Task objective: Your answer should hold exactly the lines from the line containing "Stage 4: that" through the end of the entries that follow.

Records for processing:
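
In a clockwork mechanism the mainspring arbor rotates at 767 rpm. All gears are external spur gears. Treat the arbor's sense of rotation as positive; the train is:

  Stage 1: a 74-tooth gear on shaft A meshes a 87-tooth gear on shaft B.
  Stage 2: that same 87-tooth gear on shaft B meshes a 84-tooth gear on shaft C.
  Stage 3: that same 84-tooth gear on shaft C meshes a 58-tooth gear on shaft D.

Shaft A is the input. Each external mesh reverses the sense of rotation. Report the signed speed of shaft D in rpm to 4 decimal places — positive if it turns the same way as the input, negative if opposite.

-978.5862 rpm (opposite to input, |ω| = 978.5862 rpm)

Stage 1 [74T→87T]: ω = 767.0000×74/87 = 652.3908 rpm, dir flips to −; running = −652.3908
Stage 2 [87T→84T]: ω = 652.3908×87/84 = 675.6905 rpm, dir flips to +; running = +675.6905
Stage 3 [84T→58T]: ω = 675.6905×84/58 = 978.5862 rpm, dir flips to −; running = −978.5862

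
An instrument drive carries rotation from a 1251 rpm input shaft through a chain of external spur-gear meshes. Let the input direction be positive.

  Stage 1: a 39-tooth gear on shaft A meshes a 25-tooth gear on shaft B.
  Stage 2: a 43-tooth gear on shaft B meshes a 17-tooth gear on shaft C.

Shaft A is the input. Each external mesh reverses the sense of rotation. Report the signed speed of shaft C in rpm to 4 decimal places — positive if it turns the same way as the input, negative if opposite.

Stage 1 [39T→25T]: ω = 1251.0000×39/25 = 1951.5600 rpm, dir flips to −; running = −1951.5600
Stage 2 [43T→17T]: ω = 1951.5600×43/17 = 4936.2988 rpm, dir flips to +; running = +4936.2988

+4936.2988 rpm (same as input, |ω| = 4936.2988 rpm)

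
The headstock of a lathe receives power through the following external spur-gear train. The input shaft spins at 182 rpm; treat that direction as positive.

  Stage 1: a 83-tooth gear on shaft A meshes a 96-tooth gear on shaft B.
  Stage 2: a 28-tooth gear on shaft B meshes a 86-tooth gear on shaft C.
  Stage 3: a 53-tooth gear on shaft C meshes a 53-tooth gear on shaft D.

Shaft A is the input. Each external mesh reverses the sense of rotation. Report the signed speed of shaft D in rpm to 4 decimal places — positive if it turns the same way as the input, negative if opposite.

Stage 1 [83T→96T]: ω = 182.0000×83/96 = 157.3542 rpm, dir flips to −; running = −157.3542
Stage 2 [28T→86T]: ω = 157.3542×28/86 = 51.2316 rpm, dir flips to +; running = +51.2316
Stage 3 [53T→53T]: ω = 51.2316×53/53 = 51.2316 rpm, dir flips to −; running = −51.2316

-51.2316 rpm (opposite to input, |ω| = 51.2316 rpm)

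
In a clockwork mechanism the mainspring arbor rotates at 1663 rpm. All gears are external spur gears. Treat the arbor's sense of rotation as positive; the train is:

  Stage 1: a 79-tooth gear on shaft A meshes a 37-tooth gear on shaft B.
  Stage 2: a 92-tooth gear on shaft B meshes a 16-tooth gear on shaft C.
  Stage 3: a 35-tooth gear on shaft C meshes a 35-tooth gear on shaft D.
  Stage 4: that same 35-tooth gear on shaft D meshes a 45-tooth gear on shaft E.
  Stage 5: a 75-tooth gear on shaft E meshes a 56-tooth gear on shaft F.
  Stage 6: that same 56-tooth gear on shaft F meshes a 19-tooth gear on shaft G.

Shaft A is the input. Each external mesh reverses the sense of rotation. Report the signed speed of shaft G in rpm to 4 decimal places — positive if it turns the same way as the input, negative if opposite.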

Output of the task:
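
  Stage 4: that same 35-tooth gear on shaft D meshes a 45-tooth gear on shaft E.
  Stage 5: a 75-tooth gear on shaft E meshes a 56-tooth gear on shaft F.
  Stage 6: that same 56-tooth gear on shaft F meshes a 19-tooth gear on shaft G.

Shaft A is the input. Each external mesh reverses the sense of rotation. Report the signed speed of shaft G in rpm to 4 decimal places — positive if it turns the same way as the input, negative if opposite.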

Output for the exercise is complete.